Data for analysis
== Segment start ==

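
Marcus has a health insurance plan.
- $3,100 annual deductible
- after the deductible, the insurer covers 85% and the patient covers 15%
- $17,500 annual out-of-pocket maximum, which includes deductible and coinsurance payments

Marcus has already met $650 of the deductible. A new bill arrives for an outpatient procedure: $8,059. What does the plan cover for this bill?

$650 of the $3,100 deductible is already met, leaving $2,450.
That leaves $8,059 − $2,450 = $5,609 for coinsurance.
Coinsurance: $5,609 × 15% = $841.35.
That puts the patient's cost at $2,450 + $841.35 = $3,291.35 before any cap.
Year-to-date out-of-pocket becomes $650 + $3,291.35 = $3,941.35, still under the $17,500 maximum, so no cap applies.
Insurer pays the balance: $8,059 − $3,291.35 = $4,767.65.

$4,767.65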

== Segment end ==

Exercise directions
What you return must match the records above exactly.

Task solution
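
Marcus has a health insurance plan.
- $3,100 annual deductible
- after the deductible, the insurer covers 85% and the patient covers 15%
- $17,500 annual out-of-pocket maximum, which includes deductible and coinsurance payments

Marcus has already met $650 of the deductible. A new bill arrives for an outpatient procedure: $8,059. What does the plan cover for this bill?

$650 of the $3,100 deductible is already met, leaving $2,450.
That leaves $8,059 − $2,450 = $5,609 for coinsurance.
Coinsurance: $5,609 × 15% = $841.35.
That puts the patient's cost at $2,450 + $841.35 = $3,291.35 before any cap.
Year-to-date out-of-pocket becomes $650 + $3,291.35 = $3,941.35, still under the $17,500 maximum, so no cap applies.
Insurer pays the balance: $8,059 − $3,291.35 = $4,767.65.

$4,767.65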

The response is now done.